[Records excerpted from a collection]
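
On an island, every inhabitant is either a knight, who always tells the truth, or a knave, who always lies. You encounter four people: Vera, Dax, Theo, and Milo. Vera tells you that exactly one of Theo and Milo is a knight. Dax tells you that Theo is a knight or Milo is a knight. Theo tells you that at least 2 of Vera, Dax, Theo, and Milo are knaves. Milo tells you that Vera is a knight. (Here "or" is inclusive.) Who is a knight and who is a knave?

Vera is a knight, Dax is a knight, Theo is a knave, and Milo is a knight.

As a knight, Vera's statement "exactly one of Theo and Milo is a knight" should be true; it is.
Since Dax is a knight, "Theo is a knight or Milo is a knight" needs to be true, which holds.
Theo (knave): "at least 2 of Vera, Dax, Theo, and Milo are knaves" — False. ✓
Since Milo is a knight, "Vera is a knight" needs to be true, which holds.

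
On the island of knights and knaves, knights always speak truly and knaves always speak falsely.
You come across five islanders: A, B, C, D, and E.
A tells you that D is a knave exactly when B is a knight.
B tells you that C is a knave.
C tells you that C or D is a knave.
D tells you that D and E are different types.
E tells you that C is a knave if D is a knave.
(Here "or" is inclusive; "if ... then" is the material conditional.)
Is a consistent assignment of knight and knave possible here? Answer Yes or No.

Yes

One consistent assignment: A=knave, B=knave, C=knight, D=knave, E=knave.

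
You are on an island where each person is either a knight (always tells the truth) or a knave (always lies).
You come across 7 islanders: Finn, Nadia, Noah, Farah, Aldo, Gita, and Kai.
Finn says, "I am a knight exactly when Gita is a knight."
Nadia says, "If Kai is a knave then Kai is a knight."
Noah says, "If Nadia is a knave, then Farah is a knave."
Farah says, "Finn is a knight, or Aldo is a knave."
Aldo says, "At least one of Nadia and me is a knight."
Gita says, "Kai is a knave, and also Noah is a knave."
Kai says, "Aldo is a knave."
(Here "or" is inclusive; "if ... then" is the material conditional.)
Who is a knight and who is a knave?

Finn is a knight; "I am a knight exactly when Gita is a knight" is True, as required.
As a knave, Nadia's statement "if Kai is a knave then Kai is a knight" should be false; it is.
As a knave, Noah's statement "if Nadia is a knave, then Farah is a knave" should be false; it is.
Since Farah is a knight, "Finn is a knight, or Aldo is a knave" needs to be True, which holds.
As a knight, Aldo's statement "at least one of Nadia and me is a knight" should be True; it is.
Gita is a knight, so "Kai is a knave, and also Noah is a knave" must be True — and it is.
Kai is a knave; "Aldo is a knave" is false, as required.

Finn is a knight, Nadia is a knave, Noah is a knave, Farah is a knight, Aldo is a knight, Gita is a knight, and Kai is a knave.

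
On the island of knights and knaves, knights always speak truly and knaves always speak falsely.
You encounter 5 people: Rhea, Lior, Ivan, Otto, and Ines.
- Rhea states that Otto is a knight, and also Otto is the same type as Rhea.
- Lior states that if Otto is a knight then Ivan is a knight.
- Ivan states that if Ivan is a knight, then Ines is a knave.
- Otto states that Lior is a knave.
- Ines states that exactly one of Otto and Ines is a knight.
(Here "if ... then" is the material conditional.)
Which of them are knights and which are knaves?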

Task goal: Word for word, write out every entry shown above.

Problem solution:
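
On an island, every inhabitant is either a knight, who always tells the truth, or a knave, who always lies. You encounter four people: Vera, Dax, Theo, and Milo. Vera tells you that exactly one of Theo and Milo is a knight. Dax tells you that Theo is a knight or Milo is a knight. Theo tells you that at least 2 of Vera, Dax, Theo, and Milo are knaves. Milo tells you that Vera is a knight. (Here "or" is inclusive.) Who is a knight and who is a knave?

Vera is a knight, Dax is a knight, Theo is a knave, and Milo is a knight.

As a knight, Vera's statement "exactly one of Theo and Milo is a knight" should be true; it is.
Since Dax is a knight, "Theo is a knight or Milo is a knight" needs to be true, which holds.
Theo (knave): "at least 2 of Vera, Dax, Theo, and Milo are knaves" — False. ✓
Since Milo is a knight, "Vera is a knight" needs to be true, which holds.

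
On the island of knights and knaves, knights always speak truly and knaves always speak falsely.
You come across five islanders: A, B, C, D, and E.
A tells you that D is a knave exactly when B is a knight.
B tells you that C is a knave.
C tells you that C or D is a knave.
D tells you that D and E are different types.
E tells you that C is a knave if D is a knave.
(Here "or" is inclusive; "if ... then" is the material conditional.)
Is a consistent assignment of knight and knave possible here? Answer Yes or No.

Yes

One consistent assignment: A=knave, B=knave, C=knight, D=knave, E=knave.

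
You are on an island where each person is either a knight (always tells the truth) or a knave (always lies).
You come across 7 islanders: Finn, Nadia, Noah, Farah, Aldo, Gita, and Kai.
Finn says, "I am a knight exactly when Gita is a knight."
Nadia says, "If Kai is a knave then Kai is a knight."
Noah says, "If Nadia is a knave, then Farah is a knave."
Farah says, "Finn is a knight, or Aldo is a knave."
Aldo says, "At least one of Nadia and me is a knight."
Gita says, "Kai is a knave, and also Noah is a knave."
Kai says, "Aldo is a knave."
(Here "or" is inclusive; "if ... then" is the material conditional.)
Who is a knight and who is a knave?

Finn is a knight; "I am a knight exactly when Gita is a knight" is True, as required.
As a knave, Nadia's statement "if Kai is a knave then Kai is a knight" should be false; it is.
As a knave, Noah's statement "if Nadia is a knave, then Farah is a knave" should be false; it is.
Since Farah is a knight, "Finn is a knight, or Aldo is a knave" needs to be True, which holds.
As a knight, Aldo's statement "at least one of Nadia and me is a knight" should be True; it is.
Gita is a knight, so "Kai is a knave, and also Noah is a knave" must be True — and it is.
Kai is a knave; "Aldo is a knave" is false, as required.

Finn is a knight, Nadia is a knave, Noah is a knave, Farah is a knight, Aldo is a knight, Gita is a knight, and Kai is a knave.

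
On the island of knights and knaves, knights always speak truly and knaves always speak falsely.
You encounter 5 people: Rhea, Lior, Ivan, Otto, and Ines.
- Rhea states that Otto is a knight, and also Otto is the same type as Rhea.
- Lior states that if Otto is a knight then Ivan is a knight.
- Ivan states that if Ivan is a knight, then Ines is a knave.
- Otto states that Lior is a knave.
- Ines states that exactly one of Otto and Ines is a knight.
(Here "if ... then" is the material conditional.)
Which of them are knights and which are knaves?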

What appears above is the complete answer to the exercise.